»»
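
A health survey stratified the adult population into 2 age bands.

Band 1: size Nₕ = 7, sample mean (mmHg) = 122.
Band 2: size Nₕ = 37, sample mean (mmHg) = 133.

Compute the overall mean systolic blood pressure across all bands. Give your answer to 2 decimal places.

N = 44; weights Wₕ = Nₕ/N = (0.1591, 0.8409).
x̄_st = Σ Wₕ·x̄ₕ = 0.1591·122 + 0.8409·133 ≈ 131.25
→ 131.25.

131.25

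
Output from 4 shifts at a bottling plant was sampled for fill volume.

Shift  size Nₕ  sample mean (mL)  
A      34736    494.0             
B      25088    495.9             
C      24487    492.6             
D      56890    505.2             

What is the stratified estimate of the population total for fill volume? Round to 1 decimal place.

A: 34736·494.0 = 17159584
B: 25088·495.9 = 12441139.2
C: 24487·492.6 = 12062296.2
D: 56890·505.2 = 28740828
τ̂ = Σ Nₕx̄ₕ = 70403847.4.

70403847.4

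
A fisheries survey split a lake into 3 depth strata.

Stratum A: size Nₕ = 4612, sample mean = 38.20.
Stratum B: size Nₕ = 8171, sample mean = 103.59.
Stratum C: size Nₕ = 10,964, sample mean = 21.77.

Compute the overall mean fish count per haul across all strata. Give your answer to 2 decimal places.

53.11

x̄_st = (Σ Nₕx̄ₕ) / (Σ Nₕ) = (4612·38.20 + 8171·103.59 + 10964·21.77) / 23747
= 1261298.57 / 23747 = 53.1140... → 53.11.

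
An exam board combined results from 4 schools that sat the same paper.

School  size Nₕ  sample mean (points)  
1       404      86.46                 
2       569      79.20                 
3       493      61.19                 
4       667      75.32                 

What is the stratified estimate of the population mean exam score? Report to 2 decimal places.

x̄_st = (Σ Nₕx̄ₕ) / (Σ Nₕ) = (404·86.46 + 569·79.20 + 493·61.19 + 667·75.32) / 2133
= 160399.75 / 2133 = 75.1991... → 75.20.

75.20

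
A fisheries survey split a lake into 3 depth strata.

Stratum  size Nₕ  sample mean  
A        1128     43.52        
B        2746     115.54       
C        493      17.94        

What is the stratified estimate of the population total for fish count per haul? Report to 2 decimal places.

375207.82

Population total = Σ Nₕ·x̄ₕ (each stratum's size times its mean).
1128·43.52 + 2746·115.54 + 493·17.94 = 49090.56 + 317272.84 + 8844.42 = 375207.82.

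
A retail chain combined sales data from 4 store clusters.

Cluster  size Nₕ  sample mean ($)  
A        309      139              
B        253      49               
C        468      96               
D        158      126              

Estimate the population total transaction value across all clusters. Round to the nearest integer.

A: 309·139 = 42951
B: 253·49 = 12397
C: 468·96 = 44928
D: 158·126 = 19908
τ̂ = Σ Nₕx̄ₕ = 120184.

120184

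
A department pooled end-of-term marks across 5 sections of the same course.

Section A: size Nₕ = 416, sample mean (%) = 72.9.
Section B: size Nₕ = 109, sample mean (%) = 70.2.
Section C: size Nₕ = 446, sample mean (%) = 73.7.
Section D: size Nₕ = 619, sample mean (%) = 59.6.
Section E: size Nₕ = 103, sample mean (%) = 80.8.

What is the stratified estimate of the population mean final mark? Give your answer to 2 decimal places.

68.55

N = 1693; weights Wₕ = Nₕ/N = (0.2457, 0.0644, 0.2634, 0.3656, 0.0608).
x̄_st = Σ Wₕ·x̄ₕ = 0.2457·72.9 + 0.0644·70.2 + 0.2634·73.7 + 0.3656·59.6 + 0.0608·80.8 ≈ 68.5548...
→ 68.55.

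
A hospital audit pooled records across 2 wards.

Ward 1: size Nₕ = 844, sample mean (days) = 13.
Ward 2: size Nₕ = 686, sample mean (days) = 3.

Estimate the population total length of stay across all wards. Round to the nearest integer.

13030

Estimate total by summing Nₕ·x̄ₕ over strata.
844·13 + 686·3 = 10972 + 2058 = 13030.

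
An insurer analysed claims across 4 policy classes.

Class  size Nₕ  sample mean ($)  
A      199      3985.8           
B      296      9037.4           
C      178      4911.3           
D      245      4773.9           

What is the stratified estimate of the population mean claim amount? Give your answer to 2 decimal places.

x̄_st = (Σ Nₕx̄ₕ) / (Σ Nₕ) = (199·3985.8 + 296·9037.4 + 178·4911.3 + 245·4773.9) / 918
= 5512061.5 / 918 = 6004.4243... → 6004.42.

6004.42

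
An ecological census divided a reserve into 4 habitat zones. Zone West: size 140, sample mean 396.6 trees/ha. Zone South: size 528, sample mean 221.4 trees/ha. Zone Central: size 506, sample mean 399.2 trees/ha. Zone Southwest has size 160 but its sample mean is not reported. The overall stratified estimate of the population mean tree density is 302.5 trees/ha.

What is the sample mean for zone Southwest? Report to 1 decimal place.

N = 140 + 528 + 506 + 160 = 1334.
Overall total = μ·N = 302.5·1334 = 403535.
Subtract the known strata: 140·396.6 + 528·221.4 + 506·399.2 = 374418.4.
Remaining total for zone Southwest: 403535 − 374418.4 = 29116.6.
Divide by its size: 29116.6 / 160 = 181.979... → 182.0.

182.0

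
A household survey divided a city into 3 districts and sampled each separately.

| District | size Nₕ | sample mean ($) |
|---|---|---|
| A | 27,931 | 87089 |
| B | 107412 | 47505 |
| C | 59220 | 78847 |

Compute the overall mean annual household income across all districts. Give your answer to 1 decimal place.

62727.3

x̄_st = (Σ Nₕx̄ₕ) / (Σ Nₕ) = (27931·87089 + 107412·47505 + 59220·78847) / 194563
= 12204409259 / 194563 = 62727.288... → 62727.3.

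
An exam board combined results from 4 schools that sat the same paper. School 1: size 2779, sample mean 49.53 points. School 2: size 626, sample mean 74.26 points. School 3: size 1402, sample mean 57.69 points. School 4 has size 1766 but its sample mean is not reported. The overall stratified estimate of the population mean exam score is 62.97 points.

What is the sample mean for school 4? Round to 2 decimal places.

N = 2779 + 626 + 1402 + 1766 = 6573.
Overall total = μ·N = 62.97·6573 = 413901.81.
Subtract the known strata: 2779·49.53 + 626·74.26 + 1402·57.69 = 265012.01.
Remaining total for school 4: 413901.81 − 265012.01 = 148889.8.
Divide by its size: 148889.8 / 1766 = 84.3091... → 84.31.

84.31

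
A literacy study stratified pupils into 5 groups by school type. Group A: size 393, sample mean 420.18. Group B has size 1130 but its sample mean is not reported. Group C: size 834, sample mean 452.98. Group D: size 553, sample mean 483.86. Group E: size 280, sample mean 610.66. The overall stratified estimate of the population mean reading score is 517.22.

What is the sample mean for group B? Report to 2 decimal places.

591.55

N = 393 + 1130 + 834 + 553 + 280 = 3190.
Overall total = μ·N = 517.22·3190 = 1649931.8.
Subtract the known strata: 393·420.18 + 834·452.98 + 553·483.86 + 280·610.66 = 981475.44.
Remaining total for group B: 1649931.8 − 981475.44 = 668456.36.
Divide by its size: 668456.36 / 1130 = 591.5543... → 591.55.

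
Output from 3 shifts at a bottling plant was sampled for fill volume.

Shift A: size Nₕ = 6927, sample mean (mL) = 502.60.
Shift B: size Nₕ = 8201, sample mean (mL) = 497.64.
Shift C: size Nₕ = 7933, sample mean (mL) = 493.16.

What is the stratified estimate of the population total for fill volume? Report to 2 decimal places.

11474894.12

Population total = Σ Nₕ·x̄ₕ (each stratum's size times its mean).
6927·502.60 + 8201·497.64 + 7933·493.16 = 3481510.2 + 4081145.64 + 3912238.28 = 11474894.12.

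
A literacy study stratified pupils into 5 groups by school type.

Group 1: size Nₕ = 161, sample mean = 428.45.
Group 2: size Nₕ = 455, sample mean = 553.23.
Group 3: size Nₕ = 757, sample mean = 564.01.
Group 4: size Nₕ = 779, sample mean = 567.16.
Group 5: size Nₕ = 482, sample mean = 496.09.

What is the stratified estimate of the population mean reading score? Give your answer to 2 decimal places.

x̄_st = (Σ Nₕx̄ₕ) / (Σ Nₕ) = (161·428.45 + 455·553.23 + 757·564.01 + 779·567.16 + 482·496.09) / 2634
= 1428588.69 / 2634 = 542.3647... → 542.36.

542.36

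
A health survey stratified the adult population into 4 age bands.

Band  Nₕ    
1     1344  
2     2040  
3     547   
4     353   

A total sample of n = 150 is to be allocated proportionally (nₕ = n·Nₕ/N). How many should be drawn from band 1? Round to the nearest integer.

N = 1344 + 2040 + 547 + 353 = 4284.
n_1 = 150·1344/4284 = 47.059... → 47.

47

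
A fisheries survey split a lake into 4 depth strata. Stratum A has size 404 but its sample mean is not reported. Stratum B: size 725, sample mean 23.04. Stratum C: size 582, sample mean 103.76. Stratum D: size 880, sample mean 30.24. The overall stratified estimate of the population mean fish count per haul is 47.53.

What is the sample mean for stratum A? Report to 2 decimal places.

N = 404 + 725 + 582 + 880 = 2591.
Overall total = μ·N = 47.53·2591 = 123150.23.
Subtract the known strata: 725·23.04 + 582·103.76 + 880·30.24 = 103703.52.
Remaining total for stratum A: 123150.23 − 103703.52 = 19446.71.
Divide by its size: 19446.71 / 404 = 48.1354... → 48.14.

48.14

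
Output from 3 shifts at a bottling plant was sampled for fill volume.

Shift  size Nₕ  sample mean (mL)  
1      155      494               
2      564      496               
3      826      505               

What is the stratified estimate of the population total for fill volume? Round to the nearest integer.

1: 155·494 = 76570
2: 564·496 = 279744
3: 826·505 = 417130
τ̂ = Σ Nₕx̄ₕ = 773444.

773444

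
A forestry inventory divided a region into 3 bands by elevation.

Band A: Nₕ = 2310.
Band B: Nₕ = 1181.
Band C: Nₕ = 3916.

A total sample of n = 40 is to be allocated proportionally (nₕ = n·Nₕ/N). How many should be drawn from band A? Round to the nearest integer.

12

Share of band A = 2310/7407 = 0.31187.
Allocate 40 × 0.31187 = 12.475... → 12.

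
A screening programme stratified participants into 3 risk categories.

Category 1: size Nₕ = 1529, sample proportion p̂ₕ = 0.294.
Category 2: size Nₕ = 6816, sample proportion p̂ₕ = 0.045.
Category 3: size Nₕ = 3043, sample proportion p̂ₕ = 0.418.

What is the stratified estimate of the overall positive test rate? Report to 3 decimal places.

N = 1529 + 6816 + 3043 = 11388.
Overall proportion = Σ (Nₕ/N)·p̂ₕ.
Σ Nₕp̂ₕ = 449.526 + 306.72 + 1271.974 = 2028.22.
2028.22 / 11388 = 0.17810... → 0.178.

0.178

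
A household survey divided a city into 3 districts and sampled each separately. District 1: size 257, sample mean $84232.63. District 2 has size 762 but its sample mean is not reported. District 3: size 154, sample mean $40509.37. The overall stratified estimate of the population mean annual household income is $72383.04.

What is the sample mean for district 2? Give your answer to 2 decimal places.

N = 257 + 762 + 154 = 1173.
Overall total = μ·N = 72383.04·1173 = 84905305.92.
Subtract the known strata: 257·84232.63 + 154·40509.37 = 27886228.89.
Remaining total for district 2: 84905305.92 − 27886228.89 = 57019077.03.
Divide by its size: 57019077.03 / 762 = 74828.1851... → 74828.19.

74828.19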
««
**Task instructions**
Go through the listing above and pull out each line containing the word "adult".

**Task response**
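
A health survey stratified the adult population into 2 age bands.
A health survey stratified the adult population into 4 age bands.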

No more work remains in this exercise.